Stored data
◆ ◆ ◆
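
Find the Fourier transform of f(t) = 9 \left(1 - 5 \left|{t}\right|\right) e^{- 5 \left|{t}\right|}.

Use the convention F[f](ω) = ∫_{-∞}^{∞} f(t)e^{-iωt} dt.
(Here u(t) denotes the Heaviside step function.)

F(ω) = \frac{180 \omega^{2}}{\left(\omega^{2} + 25\right)^{2}}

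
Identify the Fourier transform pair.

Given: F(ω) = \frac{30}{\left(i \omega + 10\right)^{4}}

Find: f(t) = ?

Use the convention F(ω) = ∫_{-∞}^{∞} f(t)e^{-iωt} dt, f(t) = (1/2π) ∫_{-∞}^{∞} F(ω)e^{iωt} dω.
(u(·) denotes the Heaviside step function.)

f(t) = 5 t^{3} e^{- 10 t} u\left(t\right)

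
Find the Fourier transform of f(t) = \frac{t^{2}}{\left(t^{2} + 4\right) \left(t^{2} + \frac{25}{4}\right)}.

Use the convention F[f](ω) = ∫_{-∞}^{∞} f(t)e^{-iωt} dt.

F(ω) = - \frac{8 \pi e^{- 2 \left|{\omega}\right|}}{9} + \frac{10 \pi e^{- \frac{5 \left|{\omega}\right|}{2}}}{9}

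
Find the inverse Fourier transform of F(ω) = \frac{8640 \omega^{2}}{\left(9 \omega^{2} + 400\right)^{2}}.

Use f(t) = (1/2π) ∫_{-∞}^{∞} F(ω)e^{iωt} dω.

f(t) = 4 \left(1 - \frac{20 \left|{t}\right|}{3}\right) e^{- \frac{20 \left|{t}\right|}{3}}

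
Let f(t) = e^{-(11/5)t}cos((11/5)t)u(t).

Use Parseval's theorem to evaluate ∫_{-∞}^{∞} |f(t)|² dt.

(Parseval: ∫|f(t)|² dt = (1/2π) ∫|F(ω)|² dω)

∫|f(t)|² dt = \frac{15}{88}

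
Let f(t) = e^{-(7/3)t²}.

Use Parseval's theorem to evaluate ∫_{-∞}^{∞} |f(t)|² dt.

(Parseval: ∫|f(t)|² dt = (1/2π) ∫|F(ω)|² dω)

∫|f(t)|² dt = \frac{\sqrt{42} \sqrt{\pi}}{14}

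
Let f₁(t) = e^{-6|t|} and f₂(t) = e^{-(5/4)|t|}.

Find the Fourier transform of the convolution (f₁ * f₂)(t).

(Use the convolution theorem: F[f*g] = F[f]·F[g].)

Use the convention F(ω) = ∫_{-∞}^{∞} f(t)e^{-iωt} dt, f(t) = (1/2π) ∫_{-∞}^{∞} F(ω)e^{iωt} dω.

F[f₁*f₂](ω) = \frac{480}{\left(\omega^{2} + 36\right) \left(16 \omega^{2} + 25\right)}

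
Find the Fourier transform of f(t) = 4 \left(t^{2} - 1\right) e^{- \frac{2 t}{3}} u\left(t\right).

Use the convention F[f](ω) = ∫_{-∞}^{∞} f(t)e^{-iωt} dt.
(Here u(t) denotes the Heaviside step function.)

F(ω) = \frac{12 \left(54 i \omega - \left(3 i \omega + 2\right)^{3} + 36\right)}{\left(3 i \omega + 2\right)^{4}}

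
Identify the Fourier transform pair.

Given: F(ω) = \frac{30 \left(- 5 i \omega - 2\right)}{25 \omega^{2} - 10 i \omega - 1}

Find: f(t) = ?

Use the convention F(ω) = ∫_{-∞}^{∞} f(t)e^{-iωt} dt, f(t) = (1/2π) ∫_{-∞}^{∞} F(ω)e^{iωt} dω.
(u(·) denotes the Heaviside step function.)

f(t) = 6 \left(\frac{t}{5} + 1\right) e^{- \frac{t}{5}} u\left(t\right)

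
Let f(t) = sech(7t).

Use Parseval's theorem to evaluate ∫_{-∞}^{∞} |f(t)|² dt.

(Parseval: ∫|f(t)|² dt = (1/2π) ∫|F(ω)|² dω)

∫|f(t)|² dt = \frac{2}{7}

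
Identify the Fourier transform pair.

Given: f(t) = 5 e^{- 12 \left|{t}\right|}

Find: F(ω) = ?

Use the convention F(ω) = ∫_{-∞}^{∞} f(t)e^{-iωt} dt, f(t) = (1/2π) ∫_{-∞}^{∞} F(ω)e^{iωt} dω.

F(ω) = \frac{120}{\omega^{2} + 144}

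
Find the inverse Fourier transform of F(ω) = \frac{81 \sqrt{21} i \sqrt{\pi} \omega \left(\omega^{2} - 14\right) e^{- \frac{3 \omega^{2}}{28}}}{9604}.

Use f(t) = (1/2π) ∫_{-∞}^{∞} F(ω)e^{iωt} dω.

f(t) = 6 t^{3} e^{- \frac{7 t^{2}}{3}}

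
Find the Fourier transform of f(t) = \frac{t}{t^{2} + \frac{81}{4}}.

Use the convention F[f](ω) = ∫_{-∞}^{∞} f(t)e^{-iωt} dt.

F(ω) = - i \pi e^{- \frac{9 \left|{\omega}\right|}{2}} \operatorname{sign}{\left(\omega \right)}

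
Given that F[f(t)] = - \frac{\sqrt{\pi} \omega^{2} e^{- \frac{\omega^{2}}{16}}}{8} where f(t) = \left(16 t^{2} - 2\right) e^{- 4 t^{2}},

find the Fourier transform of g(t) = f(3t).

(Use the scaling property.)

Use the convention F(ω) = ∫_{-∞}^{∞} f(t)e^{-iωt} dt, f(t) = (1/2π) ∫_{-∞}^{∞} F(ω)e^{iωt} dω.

F[g](ω) = - \frac{\sqrt{\pi} \omega^{2} e^{- \frac{\omega^{2}}{144}}}{216}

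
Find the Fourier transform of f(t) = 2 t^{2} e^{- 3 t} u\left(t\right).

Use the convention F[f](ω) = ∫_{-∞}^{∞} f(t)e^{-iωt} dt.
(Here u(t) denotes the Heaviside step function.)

F(ω) = \frac{4}{\left(i \omega + 3\right)^{3}}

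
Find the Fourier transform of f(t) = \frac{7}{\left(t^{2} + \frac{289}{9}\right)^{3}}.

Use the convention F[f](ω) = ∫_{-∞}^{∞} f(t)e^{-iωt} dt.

F(ω) = \frac{189 \pi \left(289 \omega^{2} + 153 \left|{\omega}\right| + 27\right) e^{- \frac{17 \left|{\omega}\right|}{3}}}{11358856}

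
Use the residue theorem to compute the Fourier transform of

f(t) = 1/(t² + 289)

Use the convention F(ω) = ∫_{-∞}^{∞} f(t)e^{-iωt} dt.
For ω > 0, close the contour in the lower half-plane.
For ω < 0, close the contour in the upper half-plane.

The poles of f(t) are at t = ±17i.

Let g(z) = f(z)e^{-iωz}; for large |z| the factor e^{-iωz} decays in the lower half-plane when ω > 0 and in the upper half-plane when ω < 0.

Case ω > 0 (lower half-plane, clockwise contour ⇒ F(ω) = -2πi·ΣRes):
  Res_{z = - 17 i} g(z) = \frac{i e^{- 17 \omega}}{34}
  F(ω) = -2πi·ΣRes = \frac{\pi e^{- 17 \omega}}{17}

Case ω < 0 (upper half-plane, counterclockwise contour ⇒ F(ω) = +2πi·ΣRes):
  Res_{z = 17 i} g(z) = - \frac{i e^{17 \omega}}{34}
  F(ω) = 2πi·ΣRes = \frac{\pi e^{17 \omega}}{17}

Both cases combine into a single formula in |ω|:

F(ω) = \frac{\pi e^{- 17 \left|{\omega}\right|}}{17}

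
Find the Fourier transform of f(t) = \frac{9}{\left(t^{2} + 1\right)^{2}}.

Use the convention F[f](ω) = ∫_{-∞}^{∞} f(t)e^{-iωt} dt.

F(ω) = \frac{9 \pi \left(\left|{\omega}\right| + 1\right) e^{- \left|{\omega}\right|}}{2}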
◆ ◆ ◆
In the entries above, find each line with the word "convolution" and return it.

### Response to the task
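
Find the Fourier transform of the convolution (f₁ * f₂)(t).
(Use the convolution theorem: F[f*g] = F[f]·F[g].)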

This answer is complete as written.